**PROBLEM REQUIREMENTS:** Write only the number of lines in the records beneath that hold "stops".

Saved data entries:
#####
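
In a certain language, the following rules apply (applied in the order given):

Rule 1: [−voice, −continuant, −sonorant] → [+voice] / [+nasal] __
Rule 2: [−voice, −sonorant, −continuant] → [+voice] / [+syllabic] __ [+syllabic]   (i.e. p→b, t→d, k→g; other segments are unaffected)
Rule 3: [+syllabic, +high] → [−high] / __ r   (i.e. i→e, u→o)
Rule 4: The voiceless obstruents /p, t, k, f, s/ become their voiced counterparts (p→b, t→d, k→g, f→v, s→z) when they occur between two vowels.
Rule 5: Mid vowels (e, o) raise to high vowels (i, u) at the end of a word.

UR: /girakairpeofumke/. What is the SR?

geragaerpeovumgi

Rule 1 (post-nasal voicing): /k/ is a voiceless stop immediately after the nasal /m/, so it voices to [g]. /girakairpeofumke/ → girakairpeofumge.
Rule 2 (intervocalic voicing): /k/ is a voiceless stop between vowels /a/ and /a/, so it voices to [g]. /girakairpeofumge/ → giragairpeofumge.
Rule 3 (pre-rhotic lowering): /i/ is a high vowel immediately before /r/, so it lowers to [e]. /i/ is a high vowel immediately before /r/, so it lowers to [e]. /giragairpeofumge/ → geragaerpeofumge.
Rule 4 (intervocalic voicing): /f/ is a voiceless obstruent between vowels /o/ and /u/, so it voices to [v]. /geragaerpeofumge/ → geragaerpeovumge.
Rule 5 (final vowel raising): /e/ is a mid vowel in word-final position, so it raises to [i]. /geragaerpeovumge/ → geragaerpeovumgi.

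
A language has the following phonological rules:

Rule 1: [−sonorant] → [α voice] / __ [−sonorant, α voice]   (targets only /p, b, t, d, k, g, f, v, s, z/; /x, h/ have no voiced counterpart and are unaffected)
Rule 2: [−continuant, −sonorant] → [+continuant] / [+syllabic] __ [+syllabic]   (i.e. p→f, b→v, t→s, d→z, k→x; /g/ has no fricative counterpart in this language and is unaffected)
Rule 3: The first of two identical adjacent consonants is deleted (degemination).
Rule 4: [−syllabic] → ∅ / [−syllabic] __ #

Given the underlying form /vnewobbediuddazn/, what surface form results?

Rule 1 (regressive voicing assimilation): no segment meets the environment; /vnewobbediuddazn/ is unchanged.
Rule 2 (intervocalic spirantization): /d/ is a stop between vowels /e/ and /i/, so it spirantizes to the fricative [z]. /vnewobbediuddazn/ → vnewobbeziuddazn.
Rule 3 (degemination): /bb/ is a geminate; the first /b/ deletes. /dd/ is a geminate; the first /d/ deletes. /vnewobbeziuddazn/ → vnewobeziudazn.
Rule 4 (final cluster simplification): /n/ is the second consonant of a word-final cluster /zn/, so it deletes. /vnewobeziudazn/ → vnewobeziudaz.

vnewobeziudaz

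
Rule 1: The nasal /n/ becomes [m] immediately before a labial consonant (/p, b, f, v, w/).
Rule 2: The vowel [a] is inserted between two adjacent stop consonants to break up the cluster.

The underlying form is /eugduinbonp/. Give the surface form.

Rule 1 (nasal place assimilation): /n/ precedes the labial consonant /b/, so it assimilates in place to [m]. /n/ precedes the labial consonant /p/, so it assimilates in place to [m]. /eugduinbonp/ → eugduimbomp.
Rule 2 (stop-cluster a-epenthesis): /g/ and /d/ form a stop–stop cluster, so [a] is inserted between them. /eugduimbomp/ → eugaduimbomp.

eugaduimbomp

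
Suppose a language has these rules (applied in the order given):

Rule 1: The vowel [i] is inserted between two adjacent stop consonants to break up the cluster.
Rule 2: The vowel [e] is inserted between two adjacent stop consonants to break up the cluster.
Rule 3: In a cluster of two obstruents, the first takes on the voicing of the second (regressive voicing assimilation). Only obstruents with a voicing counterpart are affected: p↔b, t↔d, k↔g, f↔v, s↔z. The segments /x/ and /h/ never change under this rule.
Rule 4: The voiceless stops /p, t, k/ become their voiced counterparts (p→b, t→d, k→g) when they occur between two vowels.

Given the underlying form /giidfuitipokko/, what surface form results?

Rule 1 (stop-cluster i-epenthesis): /k/ and /k/ form a stop–stop cluster, so [i] is inserted between them. /giidfuitipokko/ → giidfuitipokiko.
Rule 2 (stop-cluster e-epenthesis): no segment meets the environment; /giidfuitipokiko/ is unchanged.
Rule 3 (regressive voicing assimilation): /d/ precedes the voiceless obstruent /f/, so it devoices to [t] by assimilation. /giidfuitipokiko/ → giitfuitipokiko.
Rule 4 (intervocalic voicing): /t/ is a voiceless stop between vowels /i/ and /i/, so it voices to [d]. /p/ is a voiceless stop between vowels /i/ and /o/, so it voices to [b]. /k/ is a voiceless stop between vowels /o/ and /i/, so it voices to [g]. /k/ is a voiceless stop between vowels /i/ and /o/, so it voices to [g]. /giitfuitipokiko/ → giitfuidibogigo.

giitfuidibogigo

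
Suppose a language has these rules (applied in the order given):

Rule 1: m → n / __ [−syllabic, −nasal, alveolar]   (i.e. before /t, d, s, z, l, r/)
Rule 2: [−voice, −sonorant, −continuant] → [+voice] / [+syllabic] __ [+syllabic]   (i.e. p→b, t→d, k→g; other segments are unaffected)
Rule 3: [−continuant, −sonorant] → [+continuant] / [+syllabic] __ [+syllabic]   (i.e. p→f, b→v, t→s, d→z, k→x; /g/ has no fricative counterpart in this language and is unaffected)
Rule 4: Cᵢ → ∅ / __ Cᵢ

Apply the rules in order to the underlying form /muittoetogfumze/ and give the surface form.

muitoezogfunze

Rule 1 (nasal place assimilation): /m/ precedes the alveolar consonant /z/, so it assimilates in place to [n]. /muittoetogfumze/ → muittoetogfunze.
Rule 2 (intervocalic voicing): /t/ is a voiceless stop between vowels /e/ and /o/, so it voices to [d]. /muittoetogfunze/ → muittoedogfunze.
Rule 3 (intervocalic spirantization): /d/ is a stop between vowels /e/ and /o/, so it spirantizes to the fricative [z]. /muittoedogfunze/ → muittoezogfunze.
Rule 4 (degemination): /tt/ is a geminate; the first /t/ deletes. /muittoezogfunze/ → muitoezogfunze.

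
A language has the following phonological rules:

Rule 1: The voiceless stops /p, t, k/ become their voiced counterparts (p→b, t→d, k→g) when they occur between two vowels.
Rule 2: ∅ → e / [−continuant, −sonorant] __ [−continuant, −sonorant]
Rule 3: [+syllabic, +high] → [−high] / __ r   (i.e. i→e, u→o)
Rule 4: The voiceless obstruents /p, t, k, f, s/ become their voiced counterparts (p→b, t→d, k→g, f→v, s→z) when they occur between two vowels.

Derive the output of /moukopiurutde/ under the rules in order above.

Rule 1 (intervocalic voicing): /k/ is a voiceless stop between vowels /u/ and /o/, so it voices to [g]. /p/ is a voiceless stop between vowels /o/ and /i/, so it voices to [b]. /moukopiurutde/ → mougobiurutde.
Rule 2 (stop-cluster e-epenthesis): /t/ and /d/ form a stop–stop cluster, so [e] is inserted between them. /mougobiurutde/ → mougobiurutede.
Rule 3 (pre-rhotic lowering): /u/ is a high vowel immediately before /r/, so it lowers to [o]. /mougobiurutede/ → mougobiorutede.
Rule 4 (intervocalic voicing): /t/ is a voiceless obstruent between vowels /u/ and /e/, so it voices to [d]. /mougobiorutede/ → mougobiorudede.

mougobiorudede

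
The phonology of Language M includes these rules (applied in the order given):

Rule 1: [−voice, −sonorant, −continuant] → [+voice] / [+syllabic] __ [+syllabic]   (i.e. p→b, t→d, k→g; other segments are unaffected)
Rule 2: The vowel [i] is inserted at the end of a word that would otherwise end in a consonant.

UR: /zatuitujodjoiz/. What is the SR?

zaduidujodjoizi

Rule 1 (intervocalic voicing): /t/ is a voiceless stop between vowels /a/ and /u/, so it voices to [d]. /t/ is a voiceless stop between vowels /i/ and /u/, so it voices to [d]. /zatuitujodjoiz/ → zaduidujodjoiz.
Rule 2 (final i-epenthesis): the form ends in the consonant /z/, so [i] is inserted word-finally. /zaduidujodjoiz/ → zaduidujodjoizi.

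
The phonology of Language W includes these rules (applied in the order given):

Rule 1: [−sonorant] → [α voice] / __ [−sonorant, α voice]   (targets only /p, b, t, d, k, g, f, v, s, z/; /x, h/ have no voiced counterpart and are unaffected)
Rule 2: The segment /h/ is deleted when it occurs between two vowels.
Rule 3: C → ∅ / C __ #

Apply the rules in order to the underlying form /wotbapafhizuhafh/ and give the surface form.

wodbapafhizuaf

Rule 1 (regressive voicing assimilation): /t/ precedes the voiced obstruent /b/, so it voices to [d] by assimilation. /wotbapafhizuhafh/ → wodbapafhizuhafh.
Rule 2 (intervocalic h-deletion): /h/ occurs between vowels /u/ and /a/, so it deletes. /wodbapafhizuhafh/ → wodbapafhizuafh.
Rule 3 (final cluster simplification): /h/ is the second consonant of a word-final cluster /fh/, so it deletes. /wodbapafhizuafh/ → wodbapafhizuaf.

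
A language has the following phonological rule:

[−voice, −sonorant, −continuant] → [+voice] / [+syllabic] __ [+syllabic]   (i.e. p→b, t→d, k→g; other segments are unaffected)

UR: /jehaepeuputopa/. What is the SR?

jehaebeubudoba

/p/ is a voiceless stop between vowels /e/ and /e/, so it voices to [b].
/p/ is a voiceless stop between vowels /u/ and /u/, so it voices to [b].
/t/ is a voiceless stop between vowels /u/ and /o/, so it voices to [d].
/p/ is a voiceless stop between vowels /o/ and /a/, so it voices to [b].
Surface form: [jehaebeubudoba].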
#####
**TASK ANSWER:** 2